## WHAT TO WORK ON:
Only the final stretch of the data is wanted: reproduce the line containing "Compute the p-adic valuation v_3(-147)." and each line after it, exactly.

RECORDED DATA Start Marker

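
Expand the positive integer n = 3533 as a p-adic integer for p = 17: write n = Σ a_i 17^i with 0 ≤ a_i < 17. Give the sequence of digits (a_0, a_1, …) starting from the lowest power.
(a_0, a_1, …) = (14, 3, 12)

Repeated division by 17 gives the digits low-to-high: 3533 = 14 + 3·17^1 + 12·17^2. Digit sequence: (14, 3, 12).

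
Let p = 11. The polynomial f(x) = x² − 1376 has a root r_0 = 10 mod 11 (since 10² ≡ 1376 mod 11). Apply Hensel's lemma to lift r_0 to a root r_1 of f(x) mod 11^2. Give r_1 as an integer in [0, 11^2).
r_1 = 98 (mod 121)

Hensel's recurrence: r_{i+1} = r_i − f(r_i)·(f′(r_i))^{-1} mod 11^{i+2}, with f′(x) = 2x. Iterate:
  r_0 = 10 (mod 11)
  r_1 = 98 (mod 121)
Final: r_1 = 98, and one checks f(r_1) ≡ 0 mod 11^2.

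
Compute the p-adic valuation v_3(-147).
v_3(-147) = 1

v_3(n) is the largest exponent k such that 3^k divides n. Factor out: -147 = -3^1 · 49. (Sign doesn't affect v_p.) So v_3(-147) = 1.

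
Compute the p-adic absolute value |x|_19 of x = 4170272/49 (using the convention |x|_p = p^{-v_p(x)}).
|4170272/49|_19 = 1/130321

Step 1 — compute v_19(x) by factoring powers of 19 out of the numerator and denominator: v_19(4170272/49) = 4. Step 2 — apply |x|_p = p^{-v_p(x)} = 19^{-4} = 1/130321.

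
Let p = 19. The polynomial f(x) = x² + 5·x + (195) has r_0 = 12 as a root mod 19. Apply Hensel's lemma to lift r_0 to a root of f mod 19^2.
r_1 = 297 (mod 361)

Hensel: r_{i+1} = r_i − f(r_i)·(f′(r_i))^{-1} mod 19^{i+2}, f′(x) = 2x + 5. Iterate:
  r_0 = 12 (mod 19)
  r_1 = 297 (mod 361)
Final: r = 297 satisfies f(r) ≡ 0 mod 19^2.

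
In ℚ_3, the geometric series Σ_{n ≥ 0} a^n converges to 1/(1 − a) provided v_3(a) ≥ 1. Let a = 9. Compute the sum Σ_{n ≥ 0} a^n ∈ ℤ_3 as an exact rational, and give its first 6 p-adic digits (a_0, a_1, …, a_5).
Σ a^n = 1/(1 − a) = -1/8;  first 6 digits = (1, 0, 1, 0, 1, 0)

v_3(a) = 2 ≥ 1, so the series converges in ℤ_3 to 1/(1 − a) = 1/(1 − 9) = -1/8. Expand this rational in ℤ_3: compute digits iteratively via d_i = x_i mod 3, x_{i+1} = (x_i − d_i)/3. The first 6 digits are (1, 0, 1, 0, 1, 0).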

RECORDED DATA End Marker

## RESPONSE:
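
Compute the p-adic valuation v_3(-147).
v_3(-147) = 1

v_3(n) is the largest exponent k such that 3^k divides n. Factor out: -147 = -3^1 · 49. (Sign doesn't affect v_p.) So v_3(-147) = 1.

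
Compute the p-adic absolute value |x|_19 of x = 4170272/49 (using the convention |x|_p = p^{-v_p(x)}).
|4170272/49|_19 = 1/130321

Step 1 — compute v_19(x) by factoring powers of 19 out of the numerator and denominator: v_19(4170272/49) = 4. Step 2 — apply |x|_p = p^{-v_p(x)} = 19^{-4} = 1/130321.

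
Let p = 19. The polynomial f(x) = x² + 5·x + (195) has r_0 = 12 as a root mod 19. Apply Hensel's lemma to lift r_0 to a root of f mod 19^2.
r_1 = 297 (mod 361)

Hensel: r_{i+1} = r_i − f(r_i)·(f′(r_i))^{-1} mod 19^{i+2}, f′(x) = 2x + 5. Iterate:
  r_0 = 12 (mod 19)
  r_1 = 297 (mod 361)
Final: r = 297 satisfies f(r) ≡ 0 mod 19^2.

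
In ℚ_3, the geometric series Σ_{n ≥ 0} a^n converges to 1/(1 − a) provided v_3(a) ≥ 1. Let a = 9. Compute the sum Σ_{n ≥ 0} a^n ∈ ℤ_3 as an exact rational, and give its first 6 p-adic digits (a_0, a_1, …, a_5).
Σ a^n = 1/(1 − a) = -1/8;  first 6 digits = (1, 0, 1, 0, 1, 0)

v_3(a) = 2 ≥ 1, so the series converges in ℤ_3 to 1/(1 − a) = 1/(1 − 9) = -1/8. Expand this rational in ℤ_3: compute digits iteratively via d_i = x_i mod 3, x_{i+1} = (x_i − d_i)/3. The first 6 digits are (1, 0, 1, 0, 1, 0).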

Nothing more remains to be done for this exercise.